Saved data entries
=== Begin Enclosure ===

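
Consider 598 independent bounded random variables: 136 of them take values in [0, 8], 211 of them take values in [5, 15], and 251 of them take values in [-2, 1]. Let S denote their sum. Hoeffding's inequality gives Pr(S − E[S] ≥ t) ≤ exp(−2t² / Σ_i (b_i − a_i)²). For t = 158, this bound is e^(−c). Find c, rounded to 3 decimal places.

Σ(b_i − a_i)² = 136·8² + 211·10² + 251·3² = 32063.
c = 2t² / 32063 = 2·158² / 32063 = 1.5572.

1.557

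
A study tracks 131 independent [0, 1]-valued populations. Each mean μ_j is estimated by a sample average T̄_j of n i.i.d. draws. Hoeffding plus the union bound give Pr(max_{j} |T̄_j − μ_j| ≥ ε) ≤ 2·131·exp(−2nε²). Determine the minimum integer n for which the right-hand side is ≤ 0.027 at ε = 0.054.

1575

Need 2·131·exp(−2nε²) ≤ 0.027, i.e. exp(−2nε²) ≤ 0.027/262.
So 2nε² ≥ ln(262/0.027) = 9.180263.
Hence n ≥ 9.180263/(2·0.054²) = 1574.119.
The smallest integer n is 1575.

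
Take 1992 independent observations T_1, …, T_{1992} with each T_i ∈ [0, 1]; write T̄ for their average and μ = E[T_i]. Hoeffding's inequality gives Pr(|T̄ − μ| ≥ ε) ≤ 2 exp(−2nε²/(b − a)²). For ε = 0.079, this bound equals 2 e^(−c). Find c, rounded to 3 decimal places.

24.864

c = 2nε²/(b − a)² = 2·1992·0.079² / 1² = 24.8641.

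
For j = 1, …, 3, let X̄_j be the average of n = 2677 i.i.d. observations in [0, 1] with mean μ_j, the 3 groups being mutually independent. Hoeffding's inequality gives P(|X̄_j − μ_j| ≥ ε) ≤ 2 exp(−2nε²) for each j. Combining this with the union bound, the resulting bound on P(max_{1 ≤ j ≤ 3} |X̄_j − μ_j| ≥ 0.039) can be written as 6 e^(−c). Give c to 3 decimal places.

8.143

Union bound over the 3 events: P(max_{1 ≤ j ≤ 3} |X̄_j − μ_j| ≥ 0.039) ≤ 3·2·exp(−2nε²) = 6 exp(−2·2677·0.039²).
So c = 2·2677·0.039² = 8.1434.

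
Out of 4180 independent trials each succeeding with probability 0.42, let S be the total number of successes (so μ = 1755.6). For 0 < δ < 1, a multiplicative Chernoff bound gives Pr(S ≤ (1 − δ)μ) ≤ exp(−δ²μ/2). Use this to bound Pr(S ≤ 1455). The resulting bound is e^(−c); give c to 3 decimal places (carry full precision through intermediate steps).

25.735

Write 1455 = (1 − δ)μ, so δ = 1 − 1455/1755.6 = 0.1712235…
Then the exponent is δ²μ/2 = (μ − 1455)²/(2μ) = 25.734894.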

=== End Enclosure ===

EXERCISE DESCRIPTION.
Recopy the records without any alteration.

ANSWER TO THE EXERCISE.
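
Consider 598 independent bounded random variables: 136 of them take values in [0, 8], 211 of them take values in [5, 15], and 251 of them take values in [-2, 1]. Let S denote their sum. Hoeffding's inequality gives Pr(S − E[S] ≥ t) ≤ exp(−2t² / Σ_i (b_i − a_i)²). For t = 158, this bound is e^(−c). Find c, rounded to 3 decimal places.

Σ(b_i − a_i)² = 136·8² + 211·10² + 251·3² = 32063.
c = 2t² / 32063 = 2·158² / 32063 = 1.5572.

1.557

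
A study tracks 131 independent [0, 1]-valued populations. Each mean μ_j is estimated by a sample average T̄_j of n i.i.d. draws. Hoeffding plus the union bound give Pr(max_{j} |T̄_j − μ_j| ≥ ε) ≤ 2·131·exp(−2nε²). Determine the minimum integer n for which the right-hand side is ≤ 0.027 at ε = 0.054.

1575

Need 2·131·exp(−2nε²) ≤ 0.027, i.e. exp(−2nε²) ≤ 0.027/262.
So 2nε² ≥ ln(262/0.027) = 9.180263.
Hence n ≥ 9.180263/(2·0.054²) = 1574.119.
The smallest integer n is 1575.

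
Take 1992 independent observations T_1, …, T_{1992} with each T_i ∈ [0, 1]; write T̄ for their average and μ = E[T_i]. Hoeffding's inequality gives Pr(|T̄ − μ| ≥ ε) ≤ 2 exp(−2nε²/(b − a)²). For ε = 0.079, this bound equals 2 e^(−c). Find c, rounded to 3 decimal places.

24.864

c = 2nε²/(b − a)² = 2·1992·0.079² / 1² = 24.8641.

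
For j = 1, …, 3, let X̄_j be the average of n = 2677 i.i.d. observations in [0, 1] with mean μ_j, the 3 groups being mutually independent. Hoeffding's inequality gives P(|X̄_j − μ_j| ≥ ε) ≤ 2 exp(−2nε²) for each j. Combining this with the union bound, the resulting bound on P(max_{1 ≤ j ≤ 3} |X̄_j − μ_j| ≥ 0.039) can be written as 6 e^(−c). Give c to 3 decimal places.

8.143

Union bound over the 3 events: P(max_{1 ≤ j ≤ 3} |X̄_j − μ_j| ≥ 0.039) ≤ 3·2·exp(−2nε²) = 6 exp(−2·2677·0.039²).
So c = 2·2677·0.039² = 8.1434.

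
Out of 4180 independent trials each succeeding with probability 0.42, let S be the total number of successes (so μ = 1755.6). For 0 < δ < 1, a multiplicative Chernoff bound gives Pr(S ≤ (1 − δ)μ) ≤ exp(−δ²μ/2). Use this to bound Pr(S ≤ 1455). The resulting bound is e^(−c); give c to 3 decimal places (carry full precision through intermediate steps).

25.735

Write 1455 = (1 − δ)μ, so δ = 1 − 1455/1755.6 = 0.1712235…
Then the exponent is δ²μ/2 = (μ − 1455)²/(2μ) = 25.734894.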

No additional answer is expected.